__Assignment__
In the listing below, find the line with "Mg/m³ | 7.0 $/kg |" and the line with "Selecting a material for a robot". Repeat those two lines and all lines between them exactly.

★ ★ ★ ★

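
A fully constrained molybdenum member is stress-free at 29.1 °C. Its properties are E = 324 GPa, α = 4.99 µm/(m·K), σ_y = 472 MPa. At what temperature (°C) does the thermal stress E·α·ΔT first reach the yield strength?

E·α·ΔT = 472.0 MPa ⇒ ΔT = 472.0 / (324.0×10³ × 4.99×10⁻⁶) = 291.9 K.
T = 29.1 + 291.9 = 321.0 °C.

321 °C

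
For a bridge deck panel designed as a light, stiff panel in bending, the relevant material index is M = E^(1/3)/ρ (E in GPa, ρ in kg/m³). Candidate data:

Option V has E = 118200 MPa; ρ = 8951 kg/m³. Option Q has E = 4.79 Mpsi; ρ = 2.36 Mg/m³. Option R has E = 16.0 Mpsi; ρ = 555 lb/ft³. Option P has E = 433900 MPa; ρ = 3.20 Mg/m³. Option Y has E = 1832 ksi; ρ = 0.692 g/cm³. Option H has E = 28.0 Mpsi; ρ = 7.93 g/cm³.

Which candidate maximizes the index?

option Y

Putting every candidate on a common basis:
  option V: E = 118.2 GPa, ρ = 8951 kg/m³
  option Q: E = 33.03 GPa, ρ = 2360 kg/m³
  option R: E = 110.3 GPa, ρ = 8890 kg/m³
  option P: E = 433.9 GPa, ρ = 3200 kg/m³
  option Y: E = 12.63 GPa, ρ = 692.0 kg/m³
  option H: E = 193.1 GPa, ρ = 7930 kg/m³
  option Y: M = 3.37×10⁻³
  option P: M = 2.37×10⁻³
  option Q: M = 1.36×10⁻³
  option H: M = 0.729×10⁻³
  option V: M = 0.548×10⁻³
  option R: M = 0.539×10⁻³
Option Y ranks first.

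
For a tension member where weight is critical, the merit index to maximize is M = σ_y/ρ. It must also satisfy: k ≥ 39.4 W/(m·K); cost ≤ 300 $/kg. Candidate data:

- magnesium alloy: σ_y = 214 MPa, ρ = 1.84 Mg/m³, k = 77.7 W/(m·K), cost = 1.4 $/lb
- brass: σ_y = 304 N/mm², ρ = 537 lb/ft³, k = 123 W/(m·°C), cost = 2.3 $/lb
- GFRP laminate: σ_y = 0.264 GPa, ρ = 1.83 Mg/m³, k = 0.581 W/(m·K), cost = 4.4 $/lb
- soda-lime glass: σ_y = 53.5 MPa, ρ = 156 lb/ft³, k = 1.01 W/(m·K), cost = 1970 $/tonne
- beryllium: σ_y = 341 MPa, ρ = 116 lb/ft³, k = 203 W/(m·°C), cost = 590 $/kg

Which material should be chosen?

magnesium alloy

Screen on constraints: k ≥ 39.4 W/(m·K); cost ≤ 300 $/kg. Survivors: magnesium alloy, brass.
Normalizing units and computing the index:
  magnesium alloy: σ_y = 214.0 MPa, ρ = 1840 kg/m³
  brass: σ_y = 304.0 MPa, ρ = 8602 kg/m³
  magnesium alloy: M = 116 kN·m/kg
  brass: M = 35.3 kN·m/kg
Magnesium alloy ranks first.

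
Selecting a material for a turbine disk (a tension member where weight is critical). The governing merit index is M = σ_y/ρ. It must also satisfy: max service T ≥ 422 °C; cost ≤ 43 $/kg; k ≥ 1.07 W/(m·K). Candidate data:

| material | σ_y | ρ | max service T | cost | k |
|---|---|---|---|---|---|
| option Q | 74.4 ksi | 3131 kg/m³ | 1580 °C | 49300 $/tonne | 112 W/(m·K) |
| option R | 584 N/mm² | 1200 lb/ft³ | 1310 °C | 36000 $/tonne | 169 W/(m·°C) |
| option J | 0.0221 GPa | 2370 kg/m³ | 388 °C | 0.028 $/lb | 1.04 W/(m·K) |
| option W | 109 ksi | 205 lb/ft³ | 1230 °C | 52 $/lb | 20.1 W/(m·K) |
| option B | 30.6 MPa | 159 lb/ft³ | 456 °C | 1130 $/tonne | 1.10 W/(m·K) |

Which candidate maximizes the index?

Screen on constraints: max service T ≥ 422 °C; cost ≤ 43 $/kg; k ≥ 1.07 W/(m·K). Survivors: option R, option B.
In SI units:
  option R: σ_y = 584.0 MPa, ρ = 19220 kg/m³
  option B: σ_y = 30.60 MPa, ρ = 2547 kg/m³
  option R: M = 30.4 kN·m/kg
  option B: M = 12.0 kN·m/kg
Option R ranks first.

option R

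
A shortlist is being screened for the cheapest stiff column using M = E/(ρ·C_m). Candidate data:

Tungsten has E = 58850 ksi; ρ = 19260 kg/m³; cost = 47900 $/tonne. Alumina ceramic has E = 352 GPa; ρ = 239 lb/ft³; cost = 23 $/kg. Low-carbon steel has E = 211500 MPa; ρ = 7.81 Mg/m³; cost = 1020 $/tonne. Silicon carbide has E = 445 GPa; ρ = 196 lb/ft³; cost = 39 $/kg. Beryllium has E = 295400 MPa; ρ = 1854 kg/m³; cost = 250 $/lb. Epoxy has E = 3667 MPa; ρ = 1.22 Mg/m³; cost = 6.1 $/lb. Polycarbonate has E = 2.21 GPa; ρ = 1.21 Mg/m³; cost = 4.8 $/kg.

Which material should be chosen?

Normalizing units and computing the index:
  tungsten: E = 405.8 GPa, ρ = 19260 kg/m³, cost = 47.90 $/kg
  alumina ceramic: E = 352.0 GPa, ρ = 3828 kg/m³, cost = 23.00 $/kg
  low-carbon steel: E = 211.5 GPa, ρ = 7810 kg/m³, cost = 1.020 $/kg
  silicon carbide: E = 445.0 GPa, ρ = 3140 kg/m³, cost = 39.00 $/kg
  beryllium: E = 295.4 GPa, ρ = 1854 kg/m³, cost = 551.1 $/kg
  epoxy: E = 3.667 GPa, ρ = 1220 kg/m³, cost = 13.45 $/kg
  polycarbonate: E = 2.210 GPa, ρ = 1210 kg/m³, cost = 4.800 $/kg
  low-carbon steel: M = 26.5 MN·m per $
  alumina ceramic: M = 4.00 MN·m per $
  silicon carbide: M = 3.63 MN·m per $
  tungsten: M = 0.440 MN·m per $
  polycarbonate: M = 0.381 MN·m per $
  beryllium: M = 0.289 MN·m per $
  epoxy: M = 0.224 MN·m per $
The maximum is for low-carbon steel.

low-carbon steel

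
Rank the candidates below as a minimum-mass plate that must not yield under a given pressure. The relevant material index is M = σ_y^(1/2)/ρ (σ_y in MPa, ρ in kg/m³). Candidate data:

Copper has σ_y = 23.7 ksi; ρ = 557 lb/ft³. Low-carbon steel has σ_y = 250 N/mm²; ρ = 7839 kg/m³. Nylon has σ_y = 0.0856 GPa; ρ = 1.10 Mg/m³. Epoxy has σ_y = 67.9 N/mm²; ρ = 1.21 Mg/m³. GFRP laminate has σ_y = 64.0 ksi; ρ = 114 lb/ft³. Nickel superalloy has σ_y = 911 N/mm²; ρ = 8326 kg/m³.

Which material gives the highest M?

GFRP laminate

Convert each candidate to consistent units, then evaluate M:
  copper: σ_y = 163.4 MPa, ρ = 8922 kg/m³
  low-carbon steel: σ_y = 250.0 MPa, ρ = 7839 kg/m³
  nylon: σ_y = 85.60 MPa, ρ = 1100 kg/m³
  epoxy: σ_y = 67.90 MPa, ρ = 1210 kg/m³
  GFRP laminate: σ_y = 441.3 MPa, ρ = 1826 kg/m³
  nickel superalloy: σ_y = 911.0 MPa, ρ = 8326 kg/m³
  GFRP laminate: M = 11.5×10⁻³
  nylon: M = 8.41×10⁻³
  epoxy: M = 6.81×10⁻³
  nickel superalloy: M = 3.63×10⁻³
  low-carbon steel: M = 2.02×10⁻³
  copper: M = 1.43×10⁻³
GFRP laminate ranks first.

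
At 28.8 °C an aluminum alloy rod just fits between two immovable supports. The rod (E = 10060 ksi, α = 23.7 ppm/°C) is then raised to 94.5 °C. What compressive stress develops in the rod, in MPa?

E = 10060 ksi = 69.36 GPa.
ΔT = 65.70 K. Constrained thermal stress σ = E·α·ΔT = 69.36×10³ MPa × 23.7×10⁻⁶ × 65.70 = 108 MPa (compressive).

108 MPa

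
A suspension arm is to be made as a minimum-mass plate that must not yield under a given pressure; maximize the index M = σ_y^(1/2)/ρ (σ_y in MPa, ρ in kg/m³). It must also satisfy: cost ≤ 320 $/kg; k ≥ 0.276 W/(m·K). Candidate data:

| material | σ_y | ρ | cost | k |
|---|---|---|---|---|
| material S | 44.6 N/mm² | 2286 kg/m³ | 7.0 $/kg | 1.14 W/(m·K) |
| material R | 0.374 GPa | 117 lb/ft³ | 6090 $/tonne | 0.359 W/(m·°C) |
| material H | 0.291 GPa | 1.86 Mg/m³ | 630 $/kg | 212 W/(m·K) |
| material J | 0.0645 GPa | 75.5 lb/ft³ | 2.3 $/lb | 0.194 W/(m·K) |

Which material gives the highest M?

material R

Screen on constraints: cost ≤ 320 $/kg; k ≥ 0.276 W/(m·K). Survivors: material S, material R.
Putting every candidate on a common basis:
  material S: σ_y = 44.60 MPa, ρ = 2286 kg/m³
  material R: σ_y = 374.0 MPa, ρ = 1874 kg/m³
  material R: M = 10.3×10⁻³
  material S: M = 2.92×10⁻³
Highest index: material R.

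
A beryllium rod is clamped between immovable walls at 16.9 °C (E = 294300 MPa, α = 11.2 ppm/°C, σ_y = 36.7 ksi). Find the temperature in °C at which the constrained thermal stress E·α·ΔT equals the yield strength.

93.7 °C

E = 294300 MPa = 294.3 GPa.
σ_y = 36.7 ksi = 253.0 MPa.
E·α·ΔT = 253.0 MPa ⇒ ΔT = 253.0 / (294.3×10³ × 11.2×10⁻⁶) = 76.77 K.
T = 16.9 + 76.77 = 93.67 °C.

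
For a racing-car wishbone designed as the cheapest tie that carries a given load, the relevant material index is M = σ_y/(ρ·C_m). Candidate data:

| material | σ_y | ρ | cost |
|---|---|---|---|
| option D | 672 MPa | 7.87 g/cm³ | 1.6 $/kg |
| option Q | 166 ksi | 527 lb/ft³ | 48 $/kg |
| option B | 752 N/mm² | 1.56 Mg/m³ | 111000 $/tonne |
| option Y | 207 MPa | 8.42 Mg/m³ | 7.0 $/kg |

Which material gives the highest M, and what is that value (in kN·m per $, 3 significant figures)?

option D, M = 53.4 kN·m per $

In SI units:
  option D: σ_y = 672.0 MPa, ρ = 7870 kg/m³, cost = 1.600 $/kg
  option Q: σ_y = 1145 MPa, ρ = 8442 kg/m³, cost = 48.00 $/kg
  option B: σ_y = 752.0 MPa, ρ = 1560 kg/m³, cost = 111.0 $/kg
  option Y: σ_y = 207.0 MPa, ρ = 8420 kg/m³, cost = 7.000 $/kg
  option D: M = 53.4 kN·m per $
  option B: M = 4.34 kN·m per $
  option Y: M = 3.51 kN·m per $
  option Q: M = 2.82 kN·m per $
Option D has the largest M.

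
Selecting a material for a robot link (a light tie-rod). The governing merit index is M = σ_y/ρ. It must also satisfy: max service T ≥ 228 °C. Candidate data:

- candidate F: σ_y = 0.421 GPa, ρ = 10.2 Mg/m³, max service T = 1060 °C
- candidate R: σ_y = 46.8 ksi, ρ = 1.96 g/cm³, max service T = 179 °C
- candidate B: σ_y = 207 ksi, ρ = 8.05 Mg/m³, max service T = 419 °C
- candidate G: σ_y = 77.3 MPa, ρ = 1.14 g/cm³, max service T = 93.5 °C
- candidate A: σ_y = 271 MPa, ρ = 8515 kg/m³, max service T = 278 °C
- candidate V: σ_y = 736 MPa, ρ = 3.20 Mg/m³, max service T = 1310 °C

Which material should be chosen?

candidate V

Screen on constraints: max service T ≥ 228 °C. Survivors: candidate F, candidate B, candidate A, candidate V.
In SI units:
  candidate F: σ_y = 421.0 MPa, ρ = 10200 kg/m³
  candidate B: σ_y = 1427 MPa, ρ = 8050 kg/m³
  candidate A: σ_y = 271.0 MPa, ρ = 8515 kg/m³
  candidate V: σ_y = 736.0 MPa, ρ = 3200 kg/m³
  candidate V: M = 230 kN·m/kg
  candidate B: M = 177 kN·m/kg
  candidate F: M = 41.3 kN·m/kg
  candidate A: M = 31.8 kN·m/kg
Highest index: candidate V.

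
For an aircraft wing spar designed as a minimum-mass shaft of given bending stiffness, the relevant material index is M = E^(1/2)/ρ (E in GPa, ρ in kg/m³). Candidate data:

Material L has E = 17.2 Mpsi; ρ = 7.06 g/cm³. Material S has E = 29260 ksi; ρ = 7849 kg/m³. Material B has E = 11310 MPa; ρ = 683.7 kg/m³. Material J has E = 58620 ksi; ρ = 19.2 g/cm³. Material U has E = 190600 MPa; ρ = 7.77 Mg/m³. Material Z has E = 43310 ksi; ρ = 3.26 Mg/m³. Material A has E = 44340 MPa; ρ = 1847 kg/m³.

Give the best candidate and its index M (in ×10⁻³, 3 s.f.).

material Z, M = 5.30×10⁻³

After converting to SI:
  material L: E = 118.6 GPa, ρ = 7060 kg/m³
  material S: E = 201.7 GPa, ρ = 7849 kg/m³
  material B: E = 11.31 GPa, ρ = 683.7 kg/m³
  material J: E = 404.2 GPa, ρ = 19200 kg/m³
  material U: E = 190.6 GPa, ρ = 7770 kg/m³
  material Z: E = 298.6 GPa, ρ = 3260 kg/m³
  material A: E = 44.34 GPa, ρ = 1847 kg/m³
  material Z: M = 5.30×10⁻³
  material B: M = 4.92×10⁻³
  material A: M = 3.61×10⁻³
  material S: M = 1.81×10⁻³
  material U: M = 1.78×10⁻³
  material L: M = 1.54×10⁻³
  material J: M = 1.05×10⁻³
The maximum is for material Z.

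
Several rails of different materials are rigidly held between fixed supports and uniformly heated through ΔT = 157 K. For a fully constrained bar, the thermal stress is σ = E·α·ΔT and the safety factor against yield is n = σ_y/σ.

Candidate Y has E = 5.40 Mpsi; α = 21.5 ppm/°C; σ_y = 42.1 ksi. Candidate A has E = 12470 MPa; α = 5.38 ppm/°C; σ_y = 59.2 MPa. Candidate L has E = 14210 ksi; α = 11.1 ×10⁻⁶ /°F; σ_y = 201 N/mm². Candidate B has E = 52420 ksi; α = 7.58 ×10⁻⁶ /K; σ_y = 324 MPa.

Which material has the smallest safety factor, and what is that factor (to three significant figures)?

candidate L, n = 0.654

Per material, after unit conversion:
  candidate Y: E = 37.23, α = 21.5, σ_y = 290.3 → σ = 126 MPa, n = 2.31
  candidate A: E = 12.47, α = 5.38, σ_y = 59.20 → σ = 10.5 MPa, n = 5.62
  candidate L: E = 97.97, α = 20.0, σ_y = 201.0 → σ = 307 MPa, n = 0.654
  candidate B: E = 361.4, α = 7.58, σ_y = 324.0 → σ = 430 MPa, n = 0.753
The minimum is candidate L at n = 0.654.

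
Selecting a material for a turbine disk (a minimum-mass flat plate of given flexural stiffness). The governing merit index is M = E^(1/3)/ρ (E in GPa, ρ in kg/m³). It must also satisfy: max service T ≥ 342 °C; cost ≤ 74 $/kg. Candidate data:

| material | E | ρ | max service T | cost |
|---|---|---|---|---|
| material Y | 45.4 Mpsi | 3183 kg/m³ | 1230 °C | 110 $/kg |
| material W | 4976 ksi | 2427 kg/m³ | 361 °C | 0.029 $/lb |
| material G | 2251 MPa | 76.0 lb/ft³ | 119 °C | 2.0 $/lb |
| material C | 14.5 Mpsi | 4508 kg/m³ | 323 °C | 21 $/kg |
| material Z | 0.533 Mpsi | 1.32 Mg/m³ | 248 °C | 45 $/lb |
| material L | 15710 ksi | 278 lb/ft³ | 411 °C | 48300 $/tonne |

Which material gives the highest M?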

★ ★ ★ ★

__Result of the task__
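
| option Y | 207 MPa | 8.42 Mg/m³ | 7.0 $/kg |

Which material gives the highest M, and what is that value (in kN·m per $, 3 significant figures)?

option D, M = 53.4 kN·m per $

In SI units:
  option D: σ_y = 672.0 MPa, ρ = 7870 kg/m³, cost = 1.600 $/kg
  option Q: σ_y = 1145 MPa, ρ = 8442 kg/m³, cost = 48.00 $/kg
  option B: σ_y = 752.0 MPa, ρ = 1560 kg/m³, cost = 111.0 $/kg
  option Y: σ_y = 207.0 MPa, ρ = 8420 kg/m³, cost = 7.000 $/kg
  option D: M = 53.4 kN·m per $
  option B: M = 4.34 kN·m per $
  option Y: M = 3.51 kN·m per $
  option Q: M = 2.82 kN·m per $
Option D has the largest M.

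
Selecting a material for a robot link (a light tie-rod). The governing merit index is M = σ_y/ρ. It must also satisfy: max service T ≥ 228 °C. Candidate data: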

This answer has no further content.